__What you should do__.
Extract from the entries below, exactly as given, only the lines from the line containing "Two setups on" to the line containing "The shooter has", both lines included.

--- Record extracts ---

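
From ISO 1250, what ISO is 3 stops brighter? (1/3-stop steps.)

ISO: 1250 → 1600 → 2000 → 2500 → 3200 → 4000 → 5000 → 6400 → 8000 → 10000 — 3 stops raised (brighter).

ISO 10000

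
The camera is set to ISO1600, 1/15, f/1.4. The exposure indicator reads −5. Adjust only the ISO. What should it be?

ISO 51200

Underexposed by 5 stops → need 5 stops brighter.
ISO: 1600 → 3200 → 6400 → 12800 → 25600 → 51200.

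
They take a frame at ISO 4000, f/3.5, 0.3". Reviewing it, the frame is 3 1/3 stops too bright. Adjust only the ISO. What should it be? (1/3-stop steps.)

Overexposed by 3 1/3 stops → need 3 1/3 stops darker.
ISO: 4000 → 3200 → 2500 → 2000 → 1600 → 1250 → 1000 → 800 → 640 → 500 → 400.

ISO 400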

---
--- Record extracts ---

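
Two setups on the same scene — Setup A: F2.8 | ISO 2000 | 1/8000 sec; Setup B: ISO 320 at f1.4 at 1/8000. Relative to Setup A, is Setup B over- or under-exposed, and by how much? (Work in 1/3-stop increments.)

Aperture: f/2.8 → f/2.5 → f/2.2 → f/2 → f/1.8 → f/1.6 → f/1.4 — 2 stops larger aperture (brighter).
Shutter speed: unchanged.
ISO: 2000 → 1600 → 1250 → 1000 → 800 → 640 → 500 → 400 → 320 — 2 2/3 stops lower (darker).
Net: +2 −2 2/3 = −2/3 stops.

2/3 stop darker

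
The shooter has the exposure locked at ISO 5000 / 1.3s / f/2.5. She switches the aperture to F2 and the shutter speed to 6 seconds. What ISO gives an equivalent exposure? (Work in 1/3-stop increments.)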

---
--- Record extracts ---

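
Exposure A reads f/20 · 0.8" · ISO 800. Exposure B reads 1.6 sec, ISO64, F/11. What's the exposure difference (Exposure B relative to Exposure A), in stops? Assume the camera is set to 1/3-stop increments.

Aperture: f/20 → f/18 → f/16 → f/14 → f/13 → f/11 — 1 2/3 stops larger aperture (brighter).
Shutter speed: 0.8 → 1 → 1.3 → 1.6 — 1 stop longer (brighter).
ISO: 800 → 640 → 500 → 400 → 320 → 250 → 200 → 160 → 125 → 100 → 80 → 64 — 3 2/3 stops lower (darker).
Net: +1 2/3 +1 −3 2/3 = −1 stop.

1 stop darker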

---

__Completed task__.
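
Two setups on the same scene — Setup A: F2.8 | ISO 2000 | 1/8000 sec; Setup B: ISO 320 at f1.4 at 1/8000. Relative to Setup A, is Setup B over- or under-exposed, and by how much? (Work in 1/3-stop increments.)

Aperture: f/2.8 → f/2.5 → f/2.2 → f/2 → f/1.8 → f/1.6 → f/1.4 — 2 stops larger aperture (brighter).
Shutter speed: unchanged.
ISO: 2000 → 1600 → 1250 → 1000 → 800 → 640 → 500 → 400 → 320 — 2 2/3 stops lower (darker).
Net: +2 −2 2/3 = −2/3 stops.

2/3 stop darker

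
The shooter has the exposure locked at ISO 5000 / 1.3s / f/2.5. She switches the aperture to F2 and the shutter speed to 6 seconds. What ISO gives an equivalent exposure? (Work in 1/3-stop increments.)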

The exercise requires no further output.